Beginning with the first entry, print all the records exactly.

┌──

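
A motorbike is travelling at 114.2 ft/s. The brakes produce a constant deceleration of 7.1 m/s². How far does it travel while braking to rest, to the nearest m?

Braking distance ≈ 85 m

114.2 ft/s × 0.3048 = 34.8082 m/s.
Braking distance = v²/(2a) = 34.8082² / (2 × 7.100) = 1211.611 / 14.200 = 85.325 m.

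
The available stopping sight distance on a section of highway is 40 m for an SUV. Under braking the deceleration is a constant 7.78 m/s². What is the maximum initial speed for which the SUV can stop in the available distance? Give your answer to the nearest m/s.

v²/(2a) = d ⇒ v = √(2 × 7.780 × 40) = √622.40 = 24.9479 m/s.

Maximum speed ≈ 25 m/s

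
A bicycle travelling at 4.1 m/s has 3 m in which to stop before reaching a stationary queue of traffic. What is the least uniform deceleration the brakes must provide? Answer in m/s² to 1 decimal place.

v² = 2a·d ⇒ a = v²/(2d) = 4.1000² / (2 × 3.000) = 16.810 / 6.000 = 2.8017 m/s².

Required deceleration ≈ 2.8 m/s²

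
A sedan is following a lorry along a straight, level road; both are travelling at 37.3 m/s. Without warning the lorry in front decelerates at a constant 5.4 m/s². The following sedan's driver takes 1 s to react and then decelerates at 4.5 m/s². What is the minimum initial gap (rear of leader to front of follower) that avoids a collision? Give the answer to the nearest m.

Leader travels v²/(2a_L) = 1391.290 / 10.800 = 128.823 m before stopping.
Follower covers v·t_r = 37.3000 × 1 = 37.300 m while reacting, then v²/(2a_F) = 1391.290 / 9.000 = 154.588 m while braking, for a total of 37.300 + 154.588 = 191.888 m.
Since a_F ≤ a_L and the follower starts braking later, the follower is never slower than the leader, so the closest approach is when both have stopped.
Minimum gap = 191.888 − 128.823 = 63.065 m.

Minimum gap ≈ 63 m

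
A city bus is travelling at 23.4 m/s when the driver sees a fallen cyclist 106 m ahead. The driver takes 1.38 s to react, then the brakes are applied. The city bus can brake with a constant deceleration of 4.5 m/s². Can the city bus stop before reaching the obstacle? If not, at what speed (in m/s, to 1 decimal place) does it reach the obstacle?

Reaction distance = 23.4000 × 1.38 = 32.292 m.
Braking distance = v²/(2a) = 547.560 / 9.000 = 60.840 m.
Total stopping distance = 32.292 + 60.840 = 93.132 m, vs 106 m available — it stops with 106 − 93.132 = 12.868 m to spare.

Yes — it stops about 12.9 m short of the obstacle, so it never reaches it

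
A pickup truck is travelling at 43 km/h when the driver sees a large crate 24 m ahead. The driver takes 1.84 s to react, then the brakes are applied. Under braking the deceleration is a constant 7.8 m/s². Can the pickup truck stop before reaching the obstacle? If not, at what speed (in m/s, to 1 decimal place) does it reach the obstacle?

No — it strikes the obstacle at 10.5 m/s

43 km/h ÷ 3.6 = 11.9444 m/s.
Reaction distance = 11.9444 × 1.84 = 21.978 m.
Braking distance needed to stop: v²/(2a) = 142.669 / 15.600 = 9.145 m, so total needed = 21.978 + 9.145 = 31.123 m > 24 m — it cannot stop.
Distance remaining when braking begins: 24 − 21.978 = 2.022 m.
v² = v₀² − 2a·d = 142.669 − 2 × 7.800 × 2.022 = 111.126 m²/s².
v = √111.126 = 10.542 m/s.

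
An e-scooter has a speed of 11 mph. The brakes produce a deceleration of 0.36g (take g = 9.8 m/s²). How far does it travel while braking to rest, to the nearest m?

Braking distance ≈ 3 m

11 mph × 0.44704 = 4.9174 m/s.
a = 0.36 × 9.8 = 3.528 m/s².
Braking distance = v²/(2a) = 4.9174² / (2 × 3.528) = 24.181 / 7.056 = 3.427 m.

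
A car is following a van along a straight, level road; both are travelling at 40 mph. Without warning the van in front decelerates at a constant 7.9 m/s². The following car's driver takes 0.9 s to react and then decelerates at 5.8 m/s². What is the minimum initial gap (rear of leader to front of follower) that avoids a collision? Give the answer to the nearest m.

Minimum gap ≈ 23 m

40 mph × 0.44704 = 17.8816 m/s.
Leader travels v²/(2a_L) = 319.752 / 15.800 = 20.237 m before stopping.
Follower covers v·t_r = 17.8816 × 0.9 = 16.093 m while reacting, then v²/(2a_F) = 319.752 / 11.600 = 27.565 m while braking, for a total of 16.093 + 27.565 = 43.658 m.
Since a_F ≤ a_L and the follower starts braking later, the follower is never slower than the leader, so the closest approach is when both have stopped.
Minimum gap = 43.658 − 20.237 = 23.421 m.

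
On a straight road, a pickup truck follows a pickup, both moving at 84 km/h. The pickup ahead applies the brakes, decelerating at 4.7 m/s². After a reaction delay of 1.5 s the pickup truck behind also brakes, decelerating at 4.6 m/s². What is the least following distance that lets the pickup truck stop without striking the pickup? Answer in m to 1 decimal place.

Minimum gap ≈ 36.3 m

84 km/h ÷ 3.6 = 23.3333 m/s.
Leader travels v²/(2a_L) = 544.443 / 9.400 = 57.919 m before stopping.
Follower covers v·t_r = 23.3333 × 1.5 = 35.000 m while reacting, then v²/(2a_F) = 544.443 / 9.200 = 59.179 m while braking, for a total of 35.000 + 59.179 = 94.179 m.
Since a_F ≤ a_L and the follower starts braking later, the follower is never slower than the leader, so the closest approach is when both have stopped.
Minimum gap = 94.179 − 57.919 = 36.260 m.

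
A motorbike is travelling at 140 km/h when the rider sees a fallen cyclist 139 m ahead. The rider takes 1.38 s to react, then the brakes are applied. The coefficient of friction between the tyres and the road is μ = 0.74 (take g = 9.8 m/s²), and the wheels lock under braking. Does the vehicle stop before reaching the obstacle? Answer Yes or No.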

└──

§ Written reply:
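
A motorbike is travelling at 114.2 ft/s. The brakes produce a constant deceleration of 7.1 m/s². How far does it travel while braking to rest, to the nearest m?

Braking distance ≈ 85 m

114.2 ft/s × 0.3048 = 34.8082 m/s.
Braking distance = v²/(2a) = 34.8082² / (2 × 7.100) = 1211.611 / 14.200 = 85.325 m.

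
The available stopping sight distance on a section of highway is 40 m for an SUV. Under braking the deceleration is a constant 7.78 m/s². What is the maximum initial speed for which the SUV can stop in the available distance? Give your answer to the nearest m/s.

v²/(2a) = d ⇒ v = √(2 × 7.780 × 40) = √622.40 = 24.9479 m/s.

Maximum speed ≈ 25 m/s

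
A bicycle travelling at 4.1 m/s has 3 m in which to stop before reaching a stationary queue of traffic. What is the least uniform deceleration the brakes must provide? Answer in m/s² to 1 decimal place.

v² = 2a·d ⇒ a = v²/(2d) = 4.1000² / (2 × 3.000) = 16.810 / 6.000 = 2.8017 m/s².

Required deceleration ≈ 2.8 m/s²

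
A sedan is following a lorry along a straight, level road; both are travelling at 37.3 m/s. Without warning the lorry in front decelerates at a constant 5.4 m/s². The following sedan's driver takes 1 s to react and then decelerates at 4.5 m/s². What is the minimum initial gap (rear of leader to front of follower) that avoids a collision? Give the answer to the nearest m.

Leader travels v²/(2a_L) = 1391.290 / 10.800 = 128.823 m before stopping.
Follower covers v·t_r = 37.3000 × 1 = 37.300 m while reacting, then v²/(2a_F) = 1391.290 / 9.000 = 154.588 m while braking, for a total of 37.300 + 154.588 = 191.888 m.
Since a_F ≤ a_L and the follower starts braking later, the follower is never slower than the leader, so the closest approach is when both have stopped.
Minimum gap = 191.888 − 128.823 = 63.065 m.

Minimum gap ≈ 63 m

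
A city bus is travelling at 23.4 m/s when the driver sees a fallen cyclist 106 m ahead. The driver takes 1.38 s to react, then the brakes are applied. The city bus can brake with a constant deceleration of 4.5 m/s². Can the city bus stop before reaching the obstacle? If not, at what speed (in m/s, to 1 decimal place) does it reach the obstacle?

Reaction distance = 23.4000 × 1.38 = 32.292 m.
Braking distance = v²/(2a) = 547.560 / 9.000 = 60.840 m.
Total stopping distance = 32.292 + 60.840 = 93.132 m, vs 106 m available — it stops with 106 − 93.132 = 12.868 m to spare.

Yes — it stops about 12.9 m short of the obstacle, so it never reaches it

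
A pickup truck is travelling at 43 km/h when the driver sees a large crate 24 m ahead. The driver takes 1.84 s to react, then the brakes are applied. Under braking the deceleration is a constant 7.8 m/s². Can the pickup truck stop before reaching the obstacle? If not, at what speed (in m/s, to 1 decimal place) does it reach the obstacle?

No — it strikes the obstacle at 10.5 m/s

43 km/h ÷ 3.6 = 11.9444 m/s.
Reaction distance = 11.9444 × 1.84 = 21.978 m.
Braking distance needed to stop: v²/(2a) = 142.669 / 15.600 = 9.145 m, so total needed = 21.978 + 9.145 = 31.123 m > 24 m — it cannot stop.
Distance remaining when braking begins: 24 − 21.978 = 2.022 m.
v² = v₀² − 2a·d = 142.669 − 2 × 7.800 × 2.022 = 111.126 m²/s².
v = √111.126 = 10.542 m/s.

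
An e-scooter has a speed of 11 mph. The brakes produce a deceleration of 0.36g (take g = 9.8 m/s²). How far does it travel while braking to rest, to the nearest m?

Braking distance ≈ 3 m

11 mph × 0.44704 = 4.9174 m/s.
a = 0.36 × 9.8 = 3.528 m/s².
Braking distance = v²/(2a) = 4.9174² / (2 × 3.528) = 24.181 / 7.056 = 3.427 m.

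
A car is following a van along a straight, level road; both are travelling at 40 mph. Without warning the van in front decelerates at a constant 7.9 m/s². The following car's driver takes 0.9 s to react and then decelerates at 5.8 m/s². What is the minimum initial gap (rear of leader to front of follower) that avoids a collision? Give the answer to the nearest m.

Minimum gap ≈ 23 m

40 mph × 0.44704 = 17.8816 m/s.
Leader travels v²/(2a_L) = 319.752 / 15.800 = 20.237 m before stopping.
Follower covers v·t_r = 17.8816 × 0.9 = 16.093 m while reacting, then v²/(2a_F) = 319.752 / 11.600 = 27.565 m while braking, for a total of 16.093 + 27.565 = 43.658 m.
Since a_F ≤ a_L and the follower starts braking later, the follower is never slower than the leader, so the closest approach is when both have stopped.
Minimum gap = 43.658 − 20.237 = 23.421 m.

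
On a straight road, a pickup truck follows a pickup, both moving at 84 km/h. The pickup ahead applies the brakes, decelerating at 4.7 m/s². After a reaction delay of 1.5 s the pickup truck behind also brakes, decelerating at 4.6 m/s². What is the least following distance that lets the pickup truck stop without striking the pickup? Answer in m to 1 decimal place.

Minimum gap ≈ 36.3 m

84 km/h ÷ 3.6 = 23.3333 m/s.
Leader travels v²/(2a_L) = 544.443 / 9.400 = 57.919 m before stopping.
Follower covers v·t_r = 23.3333 × 1.5 = 35.000 m while reacting, then v²/(2a_F) = 544.443 / 9.200 = 59.179 m while braking, for a total of 35.000 + 59.179 = 94.179 m.
Since a_F ≤ a_L and the follower starts braking later, the follower is never slower than the leader, so the closest approach is when both have stopped.
Minimum gap = 94.179 − 57.919 = 36.260 m.

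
A motorbike is travelling at 140 km/h when the rider sees a fallen cyclist 139 m ahead. The rider takes 1.38 s to react, then the brakes are applied. The coefficient of friction between the tyres and the road is μ = 0.74 (take g = 9.8 m/s²), and the wheels lock under braking. Does the vehicle stop before reaching the obstacle? Answer Yes or No.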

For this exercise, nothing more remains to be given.